Work instructions: What is the number of lines in the entries that contain "Answer"? Reply with that number only.

Saved data entries
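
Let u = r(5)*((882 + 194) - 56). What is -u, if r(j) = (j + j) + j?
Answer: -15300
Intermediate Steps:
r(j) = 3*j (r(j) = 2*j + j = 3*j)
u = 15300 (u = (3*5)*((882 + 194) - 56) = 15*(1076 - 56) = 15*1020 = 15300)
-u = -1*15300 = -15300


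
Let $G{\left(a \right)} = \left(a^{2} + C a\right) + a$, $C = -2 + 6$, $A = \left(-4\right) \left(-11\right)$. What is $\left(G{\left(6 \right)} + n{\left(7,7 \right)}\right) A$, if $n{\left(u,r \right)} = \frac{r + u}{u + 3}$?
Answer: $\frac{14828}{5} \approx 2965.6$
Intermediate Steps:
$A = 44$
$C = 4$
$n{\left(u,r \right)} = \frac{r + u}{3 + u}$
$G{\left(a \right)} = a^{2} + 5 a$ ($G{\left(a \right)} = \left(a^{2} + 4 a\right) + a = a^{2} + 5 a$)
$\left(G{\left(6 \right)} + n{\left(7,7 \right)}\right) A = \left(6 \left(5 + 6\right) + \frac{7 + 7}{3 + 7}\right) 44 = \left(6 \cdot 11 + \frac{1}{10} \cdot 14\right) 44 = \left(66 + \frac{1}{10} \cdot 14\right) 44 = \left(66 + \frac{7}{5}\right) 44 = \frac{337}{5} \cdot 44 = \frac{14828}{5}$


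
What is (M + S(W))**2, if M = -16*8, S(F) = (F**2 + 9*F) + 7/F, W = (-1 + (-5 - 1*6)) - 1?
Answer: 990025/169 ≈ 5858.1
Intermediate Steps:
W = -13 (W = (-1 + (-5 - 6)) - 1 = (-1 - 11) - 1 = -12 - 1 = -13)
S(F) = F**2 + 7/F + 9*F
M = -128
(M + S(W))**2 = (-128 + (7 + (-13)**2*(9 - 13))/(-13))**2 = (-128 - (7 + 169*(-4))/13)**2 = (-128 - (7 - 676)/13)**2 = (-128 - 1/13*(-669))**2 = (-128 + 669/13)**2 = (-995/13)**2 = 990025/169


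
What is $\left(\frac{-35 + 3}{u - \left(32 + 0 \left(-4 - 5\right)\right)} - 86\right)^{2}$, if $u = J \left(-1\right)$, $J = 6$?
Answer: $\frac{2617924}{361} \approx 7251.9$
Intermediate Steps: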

==

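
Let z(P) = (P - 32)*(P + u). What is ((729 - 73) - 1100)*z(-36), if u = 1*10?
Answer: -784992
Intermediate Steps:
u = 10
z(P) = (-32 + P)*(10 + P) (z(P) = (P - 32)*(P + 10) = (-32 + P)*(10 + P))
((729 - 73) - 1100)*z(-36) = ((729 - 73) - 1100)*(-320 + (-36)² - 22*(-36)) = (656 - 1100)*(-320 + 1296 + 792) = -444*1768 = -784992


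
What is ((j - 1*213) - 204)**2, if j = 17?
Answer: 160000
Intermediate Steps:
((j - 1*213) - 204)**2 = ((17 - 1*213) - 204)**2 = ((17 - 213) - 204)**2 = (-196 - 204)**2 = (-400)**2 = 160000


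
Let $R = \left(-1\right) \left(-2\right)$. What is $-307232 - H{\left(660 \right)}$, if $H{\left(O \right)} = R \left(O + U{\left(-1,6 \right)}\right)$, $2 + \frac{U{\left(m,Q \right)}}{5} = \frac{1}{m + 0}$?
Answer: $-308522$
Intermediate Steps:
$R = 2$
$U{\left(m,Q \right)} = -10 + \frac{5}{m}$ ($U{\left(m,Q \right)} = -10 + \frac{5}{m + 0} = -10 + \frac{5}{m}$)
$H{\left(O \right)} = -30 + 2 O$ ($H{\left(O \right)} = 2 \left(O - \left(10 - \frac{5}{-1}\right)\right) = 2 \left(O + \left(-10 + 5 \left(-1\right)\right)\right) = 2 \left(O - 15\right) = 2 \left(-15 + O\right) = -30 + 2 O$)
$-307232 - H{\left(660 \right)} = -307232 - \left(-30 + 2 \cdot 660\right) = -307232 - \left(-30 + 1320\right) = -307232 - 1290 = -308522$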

...

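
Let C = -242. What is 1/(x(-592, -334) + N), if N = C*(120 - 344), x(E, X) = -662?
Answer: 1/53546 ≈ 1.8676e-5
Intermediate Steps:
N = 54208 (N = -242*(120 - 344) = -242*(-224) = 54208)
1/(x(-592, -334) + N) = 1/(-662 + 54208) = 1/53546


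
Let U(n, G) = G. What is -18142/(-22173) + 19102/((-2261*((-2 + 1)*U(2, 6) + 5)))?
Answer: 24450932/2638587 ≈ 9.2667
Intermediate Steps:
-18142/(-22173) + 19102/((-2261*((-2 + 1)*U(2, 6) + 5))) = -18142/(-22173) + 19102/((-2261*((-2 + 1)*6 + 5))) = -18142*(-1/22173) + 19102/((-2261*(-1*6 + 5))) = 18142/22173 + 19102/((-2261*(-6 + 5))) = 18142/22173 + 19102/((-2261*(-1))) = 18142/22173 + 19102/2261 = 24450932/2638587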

Exercise response: 9